(Collected data)
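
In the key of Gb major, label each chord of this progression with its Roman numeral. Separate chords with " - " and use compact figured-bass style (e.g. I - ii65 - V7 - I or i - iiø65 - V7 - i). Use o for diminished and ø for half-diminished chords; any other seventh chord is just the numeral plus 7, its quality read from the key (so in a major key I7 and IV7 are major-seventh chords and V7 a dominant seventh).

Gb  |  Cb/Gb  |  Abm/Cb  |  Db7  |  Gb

Gb: root Gb is the tonic; major triad there is I.
Cb/Gb: root Cb is the subdominant; major triad there is IV64.
Abm/Cb: root Ab is the supertonic; minor triad there is ii6.
Db7: root Db is the dominant; dominant seventh chord there is V7.
Gb has root Gb, degree 1 in Gb major, so I.

I - IV64 - ii6 - V7 - I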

Exercise prompt — Return the entries above exactly as they appear.

Task output —
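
In the key of Gb major, label each chord of this progression with its Roman numeral. Separate chords with " - " and use compact figured-bass style (e.g. I - ii65 - V7 - I or i - iiø65 - V7 - i). Use o for diminished and ø for half-diminished chords; any other seventh chord is just the numeral plus 7, its quality read from the key (so in a major key I7 and IV7 are major-seventh chords and V7 a dominant seventh).

Gb  |  Cb/Gb  |  Abm/Cb  |  Db7  |  Gb

Gb: root Gb is the tonic; major triad there is I.
Cb/Gb: root Cb is the subdominant; major triad there is IV64.
Abm/Cb: root Ab is the supertonic; minor triad there is ii6.
Db7: root Db is the dominant; dominant seventh chord there is V7.
Gb has root Gb, degree 1 in Gb major, so I.

I - IV64 - ii6 - V7 - I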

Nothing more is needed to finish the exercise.